Top of Material shown

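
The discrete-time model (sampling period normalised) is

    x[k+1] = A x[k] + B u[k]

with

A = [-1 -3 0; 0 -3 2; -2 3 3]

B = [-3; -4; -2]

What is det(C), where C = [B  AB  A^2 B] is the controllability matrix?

-840

AB = [[15], [8], [-12]]
A^2B = [[-39], [-48], [-42]]
Controllability matrix C = [B  AB  A^2B] = [[-3, 15, -39], [-4, 8, -48], [-2, -12, -42]]
Expanding along the first row, det(C) = (-3)·(8·(-42) - (-48)·(-12)) - 15·((-4)·(-42) - (-48)·(-2)) + (-39)·((-4)·(-12) - 8·(-2)) = (-3)·(-912) - 15·72 + (-39)·64 = -840
Since det(C) ≠ 0, rank(C) = 3 and the system is completely controllable.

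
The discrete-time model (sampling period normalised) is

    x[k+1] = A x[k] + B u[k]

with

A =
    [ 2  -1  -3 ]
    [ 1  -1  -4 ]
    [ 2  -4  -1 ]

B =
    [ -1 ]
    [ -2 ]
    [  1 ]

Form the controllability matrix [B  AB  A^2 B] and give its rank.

AB = [[-3], [-3], [5]]
A^2B = [[-18], [-20], [1]]
Controllability matrix C = [B  AB  A^2B] = [[-1, -3, -18], [-2, -3, -20], [1, 5, 1]]
det(C) = (-1)·((-3)·1 - (-20)·5) - (-3)·((-2)·1 - (-20)·1) + (-18)·((-2)·5 - (-3)·1) = (-1)·97 - (-3)·18 + (-18)·(-7) = 83 ≠ 0, so rank(C) = 3.
rank(C) = 3 = n, so the pair (A, B) is completely controllable.

3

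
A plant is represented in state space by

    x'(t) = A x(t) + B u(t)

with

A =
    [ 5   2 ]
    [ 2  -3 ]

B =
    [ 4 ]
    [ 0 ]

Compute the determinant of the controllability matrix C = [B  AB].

32

AB = [[20], [8]]
Controllability matrix C = [B  AB] = [[4, 20], [0, 8]]
det(C) = 4·8 - 20·0 = 32 - 0 = 32
Since det(C) ≠ 0, rank(C) = 2 and the system is completely controllable.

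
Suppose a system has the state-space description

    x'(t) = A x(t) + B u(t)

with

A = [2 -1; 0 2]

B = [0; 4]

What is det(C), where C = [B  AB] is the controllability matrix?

AB = [[-4], [8]]
Controllability matrix C = [B  AB] = [[0, -4], [4, 8]]
det(C) = 0·8 - (-4)·4 = 0 - (-16) = 16
Since det(C) ≠ 0, rank(C) = 2 and the system is completely controllable.

16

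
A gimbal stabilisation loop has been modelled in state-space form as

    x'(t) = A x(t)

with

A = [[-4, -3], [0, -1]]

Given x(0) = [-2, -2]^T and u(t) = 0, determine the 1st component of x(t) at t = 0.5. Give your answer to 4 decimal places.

0.6717

det(sI - A) = s^2 - (tr A)s + det A, with tr A = (-4) + (-1) = -5 and det A = (-4)·(-1) - (-3)·0 = 4 - 0 = 4.
So p(s) = det(sI - A) = s^2 + 5s + 4.
Factor s^2 + 5s + 4: two numbers with sum -5 and product 4 are -1 and -4, so s^2 + 5s + 4 = (s + 1)(s + 4).
Hence p(s) = (s + 1) (s + 4), with roots -4, -1.
The eigenvalues -4, -1 are distinct and real, so A is diagonalisable and x(t) = e^{At} x(0) = V diag(e^{λ_i t}) V^{-1} x(0), where the columns of V are the eigenvectors.
λ = -4: A - (-4)I = [[0, -3], [0, 3]]. Row 1 gives 0·v1 + (-3)·v2 = 0, so take v_1 = [1, 0]^T.
λ = -1: A - (-1)I = [[-3, -3], [0, 0]]. Row 1 gives (-3)·v1 + (-3)·v2 = 0, so take v_2 = [-1, 1]^T.
V = [v_1 v_2] = [[1, -1], [0, 1]] has det V = 1, so V^{-1} = adj(V)/det V = [[1, 1], [0, 1]].
Modal coordinates z(0) = V^{-1} x(0): 1·(-2) + 1·(-2) = -4; 0·(-2) + 1·(-2) = -2; so z(0) = [-4, -2]^T.
x_1(t) = Σ_i (v_i)_1 · z_i(0) · e^{λ_i t} (row 1 of V times the modal terms).
x_1(0.5) = 1·(-4)·e^{-4·0.5} + (-1)·(-2)·e^{-1·0.5} = (-4)·0.135335 + 2·0.606531 = 0.6717.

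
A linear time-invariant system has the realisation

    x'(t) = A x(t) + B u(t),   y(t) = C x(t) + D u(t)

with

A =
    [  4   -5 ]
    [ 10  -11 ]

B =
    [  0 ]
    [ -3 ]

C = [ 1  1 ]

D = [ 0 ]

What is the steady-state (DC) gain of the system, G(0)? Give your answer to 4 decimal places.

4.5000

G(0) = C(-A)^{-1}B + D = -C A^{-1} B + D.
det A = 6, so A^{-1} = (1/6)·adj(A) = [[-11/6, 5/6], [-5/3, 2/3]]
A^{-1} B = [-5/2, -2]^T
C A^{-1} B = -9/2
G(0) = D - C A^{-1} B = 0 - (-9/2) = 9/2 ≈ 4.5000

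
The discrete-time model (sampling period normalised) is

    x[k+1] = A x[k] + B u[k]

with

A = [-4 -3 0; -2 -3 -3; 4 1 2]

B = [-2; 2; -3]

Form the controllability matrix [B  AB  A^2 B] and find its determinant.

-81

AB = [[2], [7], [-12]]
A^2B = [[-29], [11], [-9]]
Controllability matrix C = [B  AB  A^2B] = [[-2, 2, -29], [2, 7, 11], [-3, -12, -9]]
Expanding along the first row, det(C) = (-2)·(7·(-9) - 11·(-12)) - 2·(2·(-9) - 11·(-3)) + (-29)·(2·(-12) - 7·(-3)) = (-2)·69 - 2·15 + (-29)·(-3) = -81
Since det(C) ≠ 0, rank(C) = 3 and the system is completely controllable.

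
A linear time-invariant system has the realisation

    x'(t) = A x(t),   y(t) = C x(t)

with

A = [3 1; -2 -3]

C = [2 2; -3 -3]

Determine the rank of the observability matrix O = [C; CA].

2

CA = [[2, -4], [-3, 6]]
Observability matrix O = [C; CA] = [[2, 2], [-3, -3], [2, -4], [-3, 6]]
Take the 2×2 submatrix of O formed by rows 1, 3: [[2, 2], [2, -4]]. Its determinant is 2·(-4) - 2·2 = -8 - 4 = -12 ≠ 0.
So rank(O) ≥ 2; since O has 2 columns, rank(O) = 2.
rank(O) = 2 = n, so the pair (A, C) is completely observable.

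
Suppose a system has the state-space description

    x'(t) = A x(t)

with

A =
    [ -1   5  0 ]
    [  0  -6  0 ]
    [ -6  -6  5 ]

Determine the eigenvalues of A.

-6, -1, 5

det(sI - A) = s^3 - (tr A)s^2 + (M11 + M22 + M33)s - det A, where Mii is the 2×2 principal minor of A obtained by deleting row i and column i.
tr A = (-1) + (-6) + 5 = -2; M11 = (-6)·5 - 0·(-6) = -30 - 0 = -30; M22 = (-1)·5 - 0·(-6) = -5 - 0 = -5; M33 = (-1)·(-6) - 5·0 = 6 - 0 = 6; sum of minors = -29.
det A = (-1)·((-6)·5 - 0·(-6)) - 5·(0·5 - 0·(-6)) + 0·(0·(-6) - (-6)·(-6)) = (-1)·(-30) - 5·0 + 0·(-36) = 30.
So p(s) = det(sI - A) = s^3 + 2s^2 - 29s - 30.
Rational-root test: any integer root divides -30. Testing small divisors, s = -1 works: p(-1) = -1 + 2 + 29 + (-30) = 0, so (s + 1) is a factor.
Dividing, p(s) = (s + 1)(s^2 + s - 30).
Factor s^2 + s - 30: two numbers with sum -1 and product -30 are 5 and -6, so s^2 + s - 30 = (s - 5)(s + 6).
Hence p(s) = (s - 5) (s + 1) (s + 6), with roots -6, -1, 5.
At least one eigenvalue has non-negative real part, so the system is not asymptotically stable.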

Bottom of Material shown

Exercise instructions: What you return must be the lines above that run from the line with "Compute the determinant" to the line with "A = [[-4, -3], [0, -1]]", inclusive, each copied exactly.

Answer box:
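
Compute the determinant of the controllability matrix C = [B  AB].

32

AB = [[20], [8]]
Controllability matrix C = [B  AB] = [[4, 20], [0, 8]]
det(C) = 4·8 - 20·0 = 32 - 0 = 32
Since det(C) ≠ 0, rank(C) = 2 and the system is completely controllable.

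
Suppose a system has the state-space description

    x'(t) = A x(t) + B u(t)

with

A = [2 -1; 0 2]

B = [0; 4]

What is det(C), where C = [B  AB] is the controllability matrix?

AB = [[-4], [8]]
Controllability matrix C = [B  AB] = [[0, -4], [4, 8]]
det(C) = 0·8 - (-4)·4 = 0 - (-16) = 16
Since det(C) ≠ 0, rank(C) = 2 and the system is completely controllable.

16

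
A gimbal stabilisation loop has been modelled in state-space form as

    x'(t) = A x(t)

with

A = [[-4, -3], [0, -1]]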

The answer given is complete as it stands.